◆ Exercise instructions
Return the lines from the one containing "For all periods, counting" to the end of the material, both end lines included, exactly and with nothing else.

◆ Records for the exercise
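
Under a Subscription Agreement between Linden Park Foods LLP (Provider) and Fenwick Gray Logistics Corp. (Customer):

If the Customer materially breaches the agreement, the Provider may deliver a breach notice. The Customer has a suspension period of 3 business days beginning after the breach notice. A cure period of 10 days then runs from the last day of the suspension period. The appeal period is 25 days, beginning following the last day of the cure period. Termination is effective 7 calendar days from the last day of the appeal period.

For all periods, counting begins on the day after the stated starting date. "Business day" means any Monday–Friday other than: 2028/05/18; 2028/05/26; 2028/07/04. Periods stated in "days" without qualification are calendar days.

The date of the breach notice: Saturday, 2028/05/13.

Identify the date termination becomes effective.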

◆ Response to the task
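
For all periods, counting begins on the day after the stated starting date. "Business day" means any Monday–Friday other than: 2028/05/18; 2028/05/26; 2028/07/04. Periods stated in "days" without qualification are calendar days.

The date of the breach notice: Saturday, 2028/05/13.

Identify the date termination becomes effective.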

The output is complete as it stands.